# [PROBLEM STATEMENT]
Look through the lines below for the word "from", and copy every line that has it.

(Collected data)
● ● ● ● ●
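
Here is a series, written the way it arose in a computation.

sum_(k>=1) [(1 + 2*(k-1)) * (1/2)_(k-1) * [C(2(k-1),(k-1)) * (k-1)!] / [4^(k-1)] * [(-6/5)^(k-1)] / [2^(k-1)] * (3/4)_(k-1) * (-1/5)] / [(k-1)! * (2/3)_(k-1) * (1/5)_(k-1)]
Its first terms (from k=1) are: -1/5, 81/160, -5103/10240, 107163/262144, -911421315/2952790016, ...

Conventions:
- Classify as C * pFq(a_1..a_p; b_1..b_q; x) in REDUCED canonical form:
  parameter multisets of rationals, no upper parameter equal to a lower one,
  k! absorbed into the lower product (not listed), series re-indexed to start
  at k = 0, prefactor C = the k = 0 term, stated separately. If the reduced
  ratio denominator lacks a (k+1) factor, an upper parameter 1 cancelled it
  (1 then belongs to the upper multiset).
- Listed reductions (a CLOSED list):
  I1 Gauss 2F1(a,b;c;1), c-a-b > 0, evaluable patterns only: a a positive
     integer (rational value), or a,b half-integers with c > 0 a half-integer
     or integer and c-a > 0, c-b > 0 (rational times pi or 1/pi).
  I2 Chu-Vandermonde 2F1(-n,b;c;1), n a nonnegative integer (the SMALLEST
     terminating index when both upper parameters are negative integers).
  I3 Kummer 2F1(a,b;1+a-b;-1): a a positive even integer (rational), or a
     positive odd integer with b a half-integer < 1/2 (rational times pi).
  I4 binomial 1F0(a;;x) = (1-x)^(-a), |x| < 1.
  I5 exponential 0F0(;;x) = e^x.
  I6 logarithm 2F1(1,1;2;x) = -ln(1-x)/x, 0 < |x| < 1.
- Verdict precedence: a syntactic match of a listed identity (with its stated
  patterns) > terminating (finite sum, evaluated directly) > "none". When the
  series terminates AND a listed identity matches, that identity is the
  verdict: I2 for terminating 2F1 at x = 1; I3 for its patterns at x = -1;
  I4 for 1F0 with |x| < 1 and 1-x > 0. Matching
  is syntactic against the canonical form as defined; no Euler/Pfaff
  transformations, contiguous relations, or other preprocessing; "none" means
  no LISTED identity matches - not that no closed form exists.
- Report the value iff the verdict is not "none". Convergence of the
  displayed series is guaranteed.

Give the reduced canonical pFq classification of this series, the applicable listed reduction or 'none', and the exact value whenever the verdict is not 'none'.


Structural cue: x = (-3/5) and the (2k+1) factor (prefactor -1/5) shifts (1/2)_k to (3/2)_k.
Ratio: r(k) = (-3/5) * (k+1/2) (k+3/4) (k+3/2) / [(k+1/5) (k+2/3) (k+1)] - rational in k, leading ratio (-3/5); with t_0 = -1/5, classification follows.

This is -1/5 * 3F2(1/2, 3/4, 3/2; 1/5, 2/3; -3/5) in reduced canonical form. Verdict: no listed reduction: x = -3/5 and upper {1/2, 3/4, 3/2} fail every I1-I6 pattern.


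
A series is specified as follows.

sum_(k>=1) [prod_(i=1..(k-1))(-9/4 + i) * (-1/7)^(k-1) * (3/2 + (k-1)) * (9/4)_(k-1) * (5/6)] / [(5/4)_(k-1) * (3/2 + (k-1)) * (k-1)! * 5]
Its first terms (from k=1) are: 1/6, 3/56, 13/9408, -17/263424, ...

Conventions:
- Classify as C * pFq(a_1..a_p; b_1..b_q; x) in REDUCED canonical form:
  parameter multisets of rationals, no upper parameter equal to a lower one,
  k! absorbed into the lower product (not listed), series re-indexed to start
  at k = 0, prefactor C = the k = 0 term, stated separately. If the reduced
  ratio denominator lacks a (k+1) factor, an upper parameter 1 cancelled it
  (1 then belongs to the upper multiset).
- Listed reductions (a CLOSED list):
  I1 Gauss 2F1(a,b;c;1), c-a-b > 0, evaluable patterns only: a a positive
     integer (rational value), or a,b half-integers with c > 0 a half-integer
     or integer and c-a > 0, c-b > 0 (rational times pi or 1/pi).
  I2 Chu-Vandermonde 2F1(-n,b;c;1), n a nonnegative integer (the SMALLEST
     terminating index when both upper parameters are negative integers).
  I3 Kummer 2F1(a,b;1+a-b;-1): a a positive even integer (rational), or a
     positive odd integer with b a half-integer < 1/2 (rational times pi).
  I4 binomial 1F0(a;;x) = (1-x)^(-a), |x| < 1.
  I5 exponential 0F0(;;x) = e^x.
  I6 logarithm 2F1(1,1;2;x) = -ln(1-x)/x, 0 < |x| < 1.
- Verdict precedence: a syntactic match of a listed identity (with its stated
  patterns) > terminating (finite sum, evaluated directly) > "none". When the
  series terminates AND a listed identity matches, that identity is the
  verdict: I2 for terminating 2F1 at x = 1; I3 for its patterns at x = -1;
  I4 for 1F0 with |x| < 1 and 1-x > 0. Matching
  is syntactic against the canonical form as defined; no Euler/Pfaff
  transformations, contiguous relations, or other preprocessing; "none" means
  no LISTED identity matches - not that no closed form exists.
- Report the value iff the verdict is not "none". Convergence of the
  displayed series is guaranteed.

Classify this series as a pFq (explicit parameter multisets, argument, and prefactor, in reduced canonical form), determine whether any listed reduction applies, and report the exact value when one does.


Structural cue: with t_0 = 1/6, the running product (C = 1/6) telescopes to a rising factorial.
Step ratio: r(k) = (-1/7) * (k-5/4) (k+9/4) / [(k+5/4) (k+1)] - rational in k, leading ratio (-1/7); with t_0 = 1/6, classification follows.

Reduced: x = -1/7, 2F1, upper = {-5/4, 9/4}, lower = {5/4}, C = 1/6. Verdict: none. No listed pattern accepts 2F1(-5/4, 9/4; 5/4; -1/7).


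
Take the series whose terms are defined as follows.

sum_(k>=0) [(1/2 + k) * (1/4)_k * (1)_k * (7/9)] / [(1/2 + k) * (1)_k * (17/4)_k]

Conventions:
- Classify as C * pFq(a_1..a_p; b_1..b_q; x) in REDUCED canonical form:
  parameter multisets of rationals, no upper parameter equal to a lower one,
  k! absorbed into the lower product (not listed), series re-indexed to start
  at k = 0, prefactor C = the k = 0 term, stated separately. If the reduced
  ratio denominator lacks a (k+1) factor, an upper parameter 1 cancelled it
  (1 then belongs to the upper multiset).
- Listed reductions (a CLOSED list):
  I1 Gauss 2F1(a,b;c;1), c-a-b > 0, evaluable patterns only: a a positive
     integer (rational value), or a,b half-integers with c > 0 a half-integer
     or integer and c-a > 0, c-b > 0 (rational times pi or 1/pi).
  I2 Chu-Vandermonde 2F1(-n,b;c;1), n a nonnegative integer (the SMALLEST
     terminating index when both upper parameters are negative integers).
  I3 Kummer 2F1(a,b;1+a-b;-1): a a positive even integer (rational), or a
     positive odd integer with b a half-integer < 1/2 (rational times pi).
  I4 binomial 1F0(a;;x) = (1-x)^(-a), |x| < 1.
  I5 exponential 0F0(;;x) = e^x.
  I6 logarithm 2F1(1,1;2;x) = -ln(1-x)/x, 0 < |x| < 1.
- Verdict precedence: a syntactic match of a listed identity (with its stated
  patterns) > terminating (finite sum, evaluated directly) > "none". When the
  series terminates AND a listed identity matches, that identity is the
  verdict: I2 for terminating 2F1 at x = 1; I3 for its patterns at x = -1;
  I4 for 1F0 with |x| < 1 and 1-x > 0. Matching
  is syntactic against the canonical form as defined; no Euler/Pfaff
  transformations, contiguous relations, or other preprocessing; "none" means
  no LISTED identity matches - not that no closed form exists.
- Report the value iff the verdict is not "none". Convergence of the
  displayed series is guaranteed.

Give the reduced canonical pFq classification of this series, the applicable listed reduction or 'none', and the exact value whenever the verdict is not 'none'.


Reduced: x = 1, 2F1, upper = {1/4, 1}, lower = {17/4}, C = 7/9. Verdict: Gauss (I1, integer-parameter pattern) fires (x = 1: the Gamma ratio telescopes since c-a-b = 3 > 0 and a = 1 in Z>0). Value: 91/108.

Key step: with t_0 = 7/9, (1)_k (C = 7/9, x = 1) is k! itself.
Ratio: r(k) = 1 * (k+1/4) (k+1) / [(k+17/4) (k+1)] - rational in k, leading ratio 1; with t_0 = 7/9, classification follows.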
● ● ● ● ●
# [YOUR RESPONSE]
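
Its first terms (from k=1) are: -1/5, 81/160, -5103/10240, 107163/262144, -911421315/2952790016, ...
Its first terms (from k=1) are: 1/6, 3/56, 13/9408, -17/263424, ...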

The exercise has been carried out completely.